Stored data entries

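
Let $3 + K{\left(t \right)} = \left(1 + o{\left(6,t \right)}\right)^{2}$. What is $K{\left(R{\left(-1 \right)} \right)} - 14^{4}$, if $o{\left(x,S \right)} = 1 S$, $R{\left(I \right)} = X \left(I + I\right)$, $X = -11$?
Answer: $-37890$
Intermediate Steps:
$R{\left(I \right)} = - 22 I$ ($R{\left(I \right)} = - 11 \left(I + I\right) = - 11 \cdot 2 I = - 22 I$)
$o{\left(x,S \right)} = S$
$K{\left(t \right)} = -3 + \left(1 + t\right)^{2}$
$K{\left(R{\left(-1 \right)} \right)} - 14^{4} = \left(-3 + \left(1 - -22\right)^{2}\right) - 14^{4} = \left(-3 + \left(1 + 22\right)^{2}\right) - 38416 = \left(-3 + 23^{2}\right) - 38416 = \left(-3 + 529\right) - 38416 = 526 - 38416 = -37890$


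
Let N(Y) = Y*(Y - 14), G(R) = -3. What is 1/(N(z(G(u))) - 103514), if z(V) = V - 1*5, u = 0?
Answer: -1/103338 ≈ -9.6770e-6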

---

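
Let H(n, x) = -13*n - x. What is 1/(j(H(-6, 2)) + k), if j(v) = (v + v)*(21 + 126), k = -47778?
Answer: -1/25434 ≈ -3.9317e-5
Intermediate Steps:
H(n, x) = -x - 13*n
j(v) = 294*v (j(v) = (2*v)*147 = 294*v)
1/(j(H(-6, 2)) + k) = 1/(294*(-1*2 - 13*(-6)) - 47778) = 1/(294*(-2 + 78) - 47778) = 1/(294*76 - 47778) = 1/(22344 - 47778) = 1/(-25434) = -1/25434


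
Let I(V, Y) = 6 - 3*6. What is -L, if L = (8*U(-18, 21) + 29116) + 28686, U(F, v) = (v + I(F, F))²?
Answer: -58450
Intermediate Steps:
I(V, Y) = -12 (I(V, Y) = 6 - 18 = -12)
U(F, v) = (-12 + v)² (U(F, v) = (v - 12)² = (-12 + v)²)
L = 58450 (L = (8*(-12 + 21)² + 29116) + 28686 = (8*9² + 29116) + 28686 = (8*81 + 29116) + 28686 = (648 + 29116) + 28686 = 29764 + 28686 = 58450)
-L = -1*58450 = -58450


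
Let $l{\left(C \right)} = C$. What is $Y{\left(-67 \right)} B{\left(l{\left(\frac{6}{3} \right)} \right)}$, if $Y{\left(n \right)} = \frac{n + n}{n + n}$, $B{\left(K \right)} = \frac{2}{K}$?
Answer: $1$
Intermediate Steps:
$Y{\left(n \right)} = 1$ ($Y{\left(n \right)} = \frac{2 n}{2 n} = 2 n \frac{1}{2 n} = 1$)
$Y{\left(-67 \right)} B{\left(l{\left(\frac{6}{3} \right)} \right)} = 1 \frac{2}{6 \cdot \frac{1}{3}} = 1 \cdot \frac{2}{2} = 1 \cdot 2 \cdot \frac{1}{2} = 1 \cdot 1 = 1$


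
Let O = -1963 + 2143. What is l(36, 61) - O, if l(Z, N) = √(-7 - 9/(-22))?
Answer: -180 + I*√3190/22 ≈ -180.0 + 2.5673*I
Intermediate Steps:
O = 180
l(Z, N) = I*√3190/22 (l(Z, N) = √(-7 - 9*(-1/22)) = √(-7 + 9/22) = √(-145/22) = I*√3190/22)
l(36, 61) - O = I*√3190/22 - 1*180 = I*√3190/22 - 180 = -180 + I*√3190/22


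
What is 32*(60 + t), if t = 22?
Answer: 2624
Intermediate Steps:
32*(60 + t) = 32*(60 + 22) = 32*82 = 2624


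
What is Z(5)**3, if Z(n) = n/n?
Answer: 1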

• _What is required_: Wherever the word "Answer" occurs in the data, copy that whole line.

• _Solution below_:
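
Answer: $-37890$
Answer: -1/103338 ≈ -9.6770e-6
Answer: -1/25434 ≈ -3.9317e-5
Answer: -58450
Answer: $1$
Answer: -180 + I*√3190/22 ≈ -180.0 + 2.5673*I
Answer: 2624
Answer: 1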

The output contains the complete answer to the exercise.